Dataset entries
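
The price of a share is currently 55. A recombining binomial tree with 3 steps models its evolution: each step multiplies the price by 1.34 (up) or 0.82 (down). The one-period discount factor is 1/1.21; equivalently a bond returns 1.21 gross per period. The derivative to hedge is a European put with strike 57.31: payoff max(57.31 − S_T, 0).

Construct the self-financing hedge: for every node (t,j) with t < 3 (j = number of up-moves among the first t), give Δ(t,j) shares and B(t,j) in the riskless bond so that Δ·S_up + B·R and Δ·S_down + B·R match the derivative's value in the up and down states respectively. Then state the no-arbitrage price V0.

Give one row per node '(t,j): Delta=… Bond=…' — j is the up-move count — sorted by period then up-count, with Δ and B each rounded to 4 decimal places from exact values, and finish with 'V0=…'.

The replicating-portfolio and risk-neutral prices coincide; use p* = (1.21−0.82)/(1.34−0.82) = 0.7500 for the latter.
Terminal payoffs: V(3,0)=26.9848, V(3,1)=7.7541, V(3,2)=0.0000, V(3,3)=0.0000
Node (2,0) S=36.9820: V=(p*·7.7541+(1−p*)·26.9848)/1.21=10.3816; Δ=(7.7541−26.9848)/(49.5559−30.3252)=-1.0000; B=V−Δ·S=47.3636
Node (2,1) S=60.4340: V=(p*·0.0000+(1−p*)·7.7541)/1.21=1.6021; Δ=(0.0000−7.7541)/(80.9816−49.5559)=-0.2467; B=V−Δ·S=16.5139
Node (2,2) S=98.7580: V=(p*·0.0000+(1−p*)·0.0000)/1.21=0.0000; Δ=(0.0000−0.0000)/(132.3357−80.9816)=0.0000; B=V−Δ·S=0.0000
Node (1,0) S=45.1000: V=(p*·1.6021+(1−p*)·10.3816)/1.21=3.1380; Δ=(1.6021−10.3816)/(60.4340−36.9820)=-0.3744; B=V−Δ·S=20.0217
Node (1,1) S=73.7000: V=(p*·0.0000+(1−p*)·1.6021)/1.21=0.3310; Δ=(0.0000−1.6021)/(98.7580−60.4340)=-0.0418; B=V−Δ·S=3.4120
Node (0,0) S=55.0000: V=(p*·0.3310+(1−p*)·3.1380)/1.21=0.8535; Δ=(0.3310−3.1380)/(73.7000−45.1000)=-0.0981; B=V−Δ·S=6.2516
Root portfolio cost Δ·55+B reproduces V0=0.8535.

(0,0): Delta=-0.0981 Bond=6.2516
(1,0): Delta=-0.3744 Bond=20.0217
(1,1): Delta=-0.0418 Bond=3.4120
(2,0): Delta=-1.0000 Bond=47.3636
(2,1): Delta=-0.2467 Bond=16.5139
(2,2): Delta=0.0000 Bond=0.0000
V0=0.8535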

* * *

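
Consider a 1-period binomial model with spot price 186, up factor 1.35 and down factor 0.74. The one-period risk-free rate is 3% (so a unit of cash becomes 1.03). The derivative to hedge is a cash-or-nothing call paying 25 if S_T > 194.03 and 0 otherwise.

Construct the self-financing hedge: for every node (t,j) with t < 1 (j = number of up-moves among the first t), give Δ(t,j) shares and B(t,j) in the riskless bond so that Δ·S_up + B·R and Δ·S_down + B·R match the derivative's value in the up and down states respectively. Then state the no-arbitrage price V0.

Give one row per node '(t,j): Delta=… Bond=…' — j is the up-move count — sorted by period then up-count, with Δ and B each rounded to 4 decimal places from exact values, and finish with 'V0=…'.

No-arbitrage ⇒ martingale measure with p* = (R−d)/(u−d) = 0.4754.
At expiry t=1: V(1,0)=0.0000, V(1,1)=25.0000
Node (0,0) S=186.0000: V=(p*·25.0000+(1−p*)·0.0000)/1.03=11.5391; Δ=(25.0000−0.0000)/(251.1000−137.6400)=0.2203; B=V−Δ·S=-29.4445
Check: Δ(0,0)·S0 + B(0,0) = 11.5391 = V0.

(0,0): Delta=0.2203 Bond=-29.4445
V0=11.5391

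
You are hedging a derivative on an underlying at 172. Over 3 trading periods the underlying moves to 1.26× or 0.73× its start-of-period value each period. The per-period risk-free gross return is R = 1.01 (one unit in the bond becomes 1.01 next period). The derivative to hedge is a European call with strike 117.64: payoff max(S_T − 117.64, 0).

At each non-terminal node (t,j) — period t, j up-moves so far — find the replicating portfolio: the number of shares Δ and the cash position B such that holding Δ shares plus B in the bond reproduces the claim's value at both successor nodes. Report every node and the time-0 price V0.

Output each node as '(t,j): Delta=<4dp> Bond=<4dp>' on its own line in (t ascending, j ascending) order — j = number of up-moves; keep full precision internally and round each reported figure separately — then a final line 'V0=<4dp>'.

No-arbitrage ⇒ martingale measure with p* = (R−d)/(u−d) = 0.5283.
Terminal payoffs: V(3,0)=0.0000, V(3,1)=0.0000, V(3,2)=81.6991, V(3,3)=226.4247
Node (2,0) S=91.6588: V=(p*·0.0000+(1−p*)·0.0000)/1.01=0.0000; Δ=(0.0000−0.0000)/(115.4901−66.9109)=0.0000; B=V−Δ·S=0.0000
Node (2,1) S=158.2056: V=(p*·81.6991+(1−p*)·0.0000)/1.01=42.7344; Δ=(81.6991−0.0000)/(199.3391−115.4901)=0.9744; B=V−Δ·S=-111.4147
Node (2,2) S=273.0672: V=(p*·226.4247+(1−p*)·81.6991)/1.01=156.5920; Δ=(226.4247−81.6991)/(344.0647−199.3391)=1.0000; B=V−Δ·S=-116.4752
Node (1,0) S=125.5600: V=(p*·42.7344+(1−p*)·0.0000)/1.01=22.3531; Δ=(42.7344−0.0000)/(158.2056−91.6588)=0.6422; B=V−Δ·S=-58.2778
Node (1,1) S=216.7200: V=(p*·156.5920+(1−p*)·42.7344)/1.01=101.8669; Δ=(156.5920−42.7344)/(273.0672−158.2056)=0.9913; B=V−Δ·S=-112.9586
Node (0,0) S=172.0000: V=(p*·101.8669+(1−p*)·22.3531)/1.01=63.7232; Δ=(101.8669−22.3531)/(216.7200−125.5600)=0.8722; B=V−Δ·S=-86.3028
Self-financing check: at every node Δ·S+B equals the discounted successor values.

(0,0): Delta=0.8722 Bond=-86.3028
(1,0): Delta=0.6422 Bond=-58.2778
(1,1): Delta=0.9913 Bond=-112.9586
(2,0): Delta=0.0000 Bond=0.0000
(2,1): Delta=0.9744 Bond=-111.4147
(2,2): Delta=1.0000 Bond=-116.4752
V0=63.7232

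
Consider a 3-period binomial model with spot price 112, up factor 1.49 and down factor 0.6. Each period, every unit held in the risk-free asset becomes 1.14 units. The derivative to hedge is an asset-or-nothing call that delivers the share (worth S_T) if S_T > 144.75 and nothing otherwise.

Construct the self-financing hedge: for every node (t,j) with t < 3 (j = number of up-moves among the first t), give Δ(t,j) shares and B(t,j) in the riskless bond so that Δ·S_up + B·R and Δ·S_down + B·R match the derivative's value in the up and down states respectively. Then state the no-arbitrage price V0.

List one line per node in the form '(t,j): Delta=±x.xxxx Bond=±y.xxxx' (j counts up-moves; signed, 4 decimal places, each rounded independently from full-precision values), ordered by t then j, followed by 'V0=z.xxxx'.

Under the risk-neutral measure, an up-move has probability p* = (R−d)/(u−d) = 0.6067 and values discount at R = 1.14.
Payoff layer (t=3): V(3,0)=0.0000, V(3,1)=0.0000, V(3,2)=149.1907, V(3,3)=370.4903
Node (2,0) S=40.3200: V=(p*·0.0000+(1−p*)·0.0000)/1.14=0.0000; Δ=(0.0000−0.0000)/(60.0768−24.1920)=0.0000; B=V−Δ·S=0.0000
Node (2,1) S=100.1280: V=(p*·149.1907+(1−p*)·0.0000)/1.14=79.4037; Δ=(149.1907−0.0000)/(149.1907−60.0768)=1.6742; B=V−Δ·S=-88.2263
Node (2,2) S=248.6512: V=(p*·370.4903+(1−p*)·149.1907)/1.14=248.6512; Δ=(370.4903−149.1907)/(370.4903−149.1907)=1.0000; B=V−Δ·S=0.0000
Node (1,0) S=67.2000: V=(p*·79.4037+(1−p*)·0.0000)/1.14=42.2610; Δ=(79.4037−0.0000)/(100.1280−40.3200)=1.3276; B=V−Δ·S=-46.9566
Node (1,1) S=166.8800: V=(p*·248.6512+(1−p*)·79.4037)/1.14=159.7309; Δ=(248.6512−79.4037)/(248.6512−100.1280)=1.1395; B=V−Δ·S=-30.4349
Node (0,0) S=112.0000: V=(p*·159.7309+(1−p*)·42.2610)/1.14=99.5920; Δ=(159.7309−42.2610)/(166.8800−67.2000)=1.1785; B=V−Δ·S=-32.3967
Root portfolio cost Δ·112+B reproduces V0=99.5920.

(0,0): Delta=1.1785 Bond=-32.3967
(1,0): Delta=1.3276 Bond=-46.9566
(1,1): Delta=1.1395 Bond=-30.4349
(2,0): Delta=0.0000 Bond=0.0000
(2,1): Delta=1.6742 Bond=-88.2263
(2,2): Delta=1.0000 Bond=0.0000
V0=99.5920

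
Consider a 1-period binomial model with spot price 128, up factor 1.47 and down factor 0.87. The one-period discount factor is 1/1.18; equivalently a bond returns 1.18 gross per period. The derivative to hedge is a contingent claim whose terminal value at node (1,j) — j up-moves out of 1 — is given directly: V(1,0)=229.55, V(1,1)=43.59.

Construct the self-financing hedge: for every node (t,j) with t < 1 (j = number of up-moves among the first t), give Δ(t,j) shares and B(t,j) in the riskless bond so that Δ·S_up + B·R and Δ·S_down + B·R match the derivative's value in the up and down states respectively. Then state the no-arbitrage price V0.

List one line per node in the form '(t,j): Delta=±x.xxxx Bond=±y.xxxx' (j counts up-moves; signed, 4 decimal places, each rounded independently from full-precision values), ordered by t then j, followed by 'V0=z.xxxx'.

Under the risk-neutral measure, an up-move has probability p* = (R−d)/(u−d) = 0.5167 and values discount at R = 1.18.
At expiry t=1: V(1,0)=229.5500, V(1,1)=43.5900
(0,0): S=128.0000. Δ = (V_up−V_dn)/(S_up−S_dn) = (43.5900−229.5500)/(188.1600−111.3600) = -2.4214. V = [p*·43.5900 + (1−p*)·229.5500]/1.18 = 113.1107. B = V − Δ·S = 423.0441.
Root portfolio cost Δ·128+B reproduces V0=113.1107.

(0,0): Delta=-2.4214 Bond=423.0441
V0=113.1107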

---

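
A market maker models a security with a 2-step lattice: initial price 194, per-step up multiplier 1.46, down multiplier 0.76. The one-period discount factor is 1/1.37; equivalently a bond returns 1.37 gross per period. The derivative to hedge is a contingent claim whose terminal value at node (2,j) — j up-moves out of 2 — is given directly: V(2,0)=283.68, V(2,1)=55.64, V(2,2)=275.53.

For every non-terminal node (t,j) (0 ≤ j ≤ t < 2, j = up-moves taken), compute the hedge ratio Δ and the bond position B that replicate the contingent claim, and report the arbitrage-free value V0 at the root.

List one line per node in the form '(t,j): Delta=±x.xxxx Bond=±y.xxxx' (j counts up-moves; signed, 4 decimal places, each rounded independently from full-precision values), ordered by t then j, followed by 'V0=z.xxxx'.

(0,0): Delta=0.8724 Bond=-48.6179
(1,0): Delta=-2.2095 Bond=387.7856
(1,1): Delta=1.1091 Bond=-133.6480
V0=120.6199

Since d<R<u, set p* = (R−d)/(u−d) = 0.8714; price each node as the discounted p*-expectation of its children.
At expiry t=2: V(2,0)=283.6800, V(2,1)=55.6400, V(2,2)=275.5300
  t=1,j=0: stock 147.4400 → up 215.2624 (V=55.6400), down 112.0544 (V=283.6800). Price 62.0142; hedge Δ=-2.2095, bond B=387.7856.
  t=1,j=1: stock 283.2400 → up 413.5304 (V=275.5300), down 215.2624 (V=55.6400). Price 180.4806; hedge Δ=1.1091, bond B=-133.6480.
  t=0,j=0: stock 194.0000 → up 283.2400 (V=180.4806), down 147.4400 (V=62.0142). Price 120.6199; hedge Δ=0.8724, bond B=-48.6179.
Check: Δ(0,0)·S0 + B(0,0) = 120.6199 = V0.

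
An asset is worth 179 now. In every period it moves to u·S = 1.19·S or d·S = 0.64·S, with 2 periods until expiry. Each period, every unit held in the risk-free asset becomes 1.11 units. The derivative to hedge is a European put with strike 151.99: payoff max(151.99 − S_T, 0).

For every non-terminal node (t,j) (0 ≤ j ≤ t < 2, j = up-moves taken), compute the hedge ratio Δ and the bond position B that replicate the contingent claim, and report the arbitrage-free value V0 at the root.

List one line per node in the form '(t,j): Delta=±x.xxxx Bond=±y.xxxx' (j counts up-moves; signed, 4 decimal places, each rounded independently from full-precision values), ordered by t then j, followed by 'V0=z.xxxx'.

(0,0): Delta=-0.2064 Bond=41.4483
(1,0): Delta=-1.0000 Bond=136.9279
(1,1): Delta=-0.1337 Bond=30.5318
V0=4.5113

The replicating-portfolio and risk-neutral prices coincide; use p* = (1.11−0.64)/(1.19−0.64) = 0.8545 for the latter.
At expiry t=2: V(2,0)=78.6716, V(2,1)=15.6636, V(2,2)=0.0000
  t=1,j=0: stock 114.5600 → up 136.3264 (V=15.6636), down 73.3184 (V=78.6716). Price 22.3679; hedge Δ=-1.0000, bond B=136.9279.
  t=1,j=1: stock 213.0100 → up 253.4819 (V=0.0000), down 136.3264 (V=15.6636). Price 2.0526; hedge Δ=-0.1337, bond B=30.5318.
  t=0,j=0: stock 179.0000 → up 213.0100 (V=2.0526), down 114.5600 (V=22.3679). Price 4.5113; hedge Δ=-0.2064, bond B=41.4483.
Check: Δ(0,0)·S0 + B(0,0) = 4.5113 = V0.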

# [Your task]
Set down, from the entries above, exactly the lines from the one with "At each non-terminal" up to and including the one with "Consider a 3-period", and no other lines.

# [Exercise output]
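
At each non-terminal node (t,j) — period t, j up-moves so far — find the replicating portfolio: the number of shares Δ and the cash position B such that holding Δ shares plus B in the bond reproduces the claim's value at both successor nodes. Report every node and the time-0 price V0.

Output each node as '(t,j): Delta=<4dp> Bond=<4dp>' on its own line in (t ascending, j ascending) order — j = number of up-moves; keep full precision internally and round each reported figure separately — then a final line 'V0=<4dp>'.

No-arbitrage ⇒ martingale measure with p* = (R−d)/(u−d) = 0.5283.
Terminal payoffs: V(3,0)=0.0000, V(3,1)=0.0000, V(3,2)=81.6991, V(3,3)=226.4247
Node (2,0) S=91.6588: V=(p*·0.0000+(1−p*)·0.0000)/1.01=0.0000; Δ=(0.0000−0.0000)/(115.4901−66.9109)=0.0000; B=V−Δ·S=0.0000
Node (2,1) S=158.2056: V=(p*·81.6991+(1−p*)·0.0000)/1.01=42.7344; Δ=(81.6991−0.0000)/(199.3391−115.4901)=0.9744; B=V−Δ·S=-111.4147
Node (2,2) S=273.0672: V=(p*·226.4247+(1−p*)·81.6991)/1.01=156.5920; Δ=(226.4247−81.6991)/(344.0647−199.3391)=1.0000; B=V−Δ·S=-116.4752
Node (1,0) S=125.5600: V=(p*·42.7344+(1−p*)·0.0000)/1.01=22.3531; Δ=(42.7344−0.0000)/(158.2056−91.6588)=0.6422; B=V−Δ·S=-58.2778
Node (1,1) S=216.7200: V=(p*·156.5920+(1−p*)·42.7344)/1.01=101.8669; Δ=(156.5920−42.7344)/(273.0672−158.2056)=0.9913; B=V−Δ·S=-112.9586
Node (0,0) S=172.0000: V=(p*·101.8669+(1−p*)·22.3531)/1.01=63.7232; Δ=(101.8669−22.3531)/(216.7200−125.5600)=0.8722; B=V−Δ·S=-86.3028
Self-financing check: at every node Δ·S+B equals the discounted successor values.

(0,0): Delta=0.8722 Bond=-86.3028
(1,0): Delta=0.6422 Bond=-58.2778
(1,1): Delta=0.9913 Bond=-112.9586
(2,0): Delta=0.0000 Bond=0.0000
(2,1): Delta=0.9744 Bond=-111.4147
(2,2): Delta=1.0000 Bond=-116.4752
V0=63.7232

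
Consider a 3-period binomial model with spot price 112, up factor 1.49 and down factor 0.6. Each period, every unit held in the risk-free asset becomes 1.14 units. The derivative to hedge is an asset-or-nothing call that delivers the share (worth S_T) if S_T > 144.75 and nothing otherwise.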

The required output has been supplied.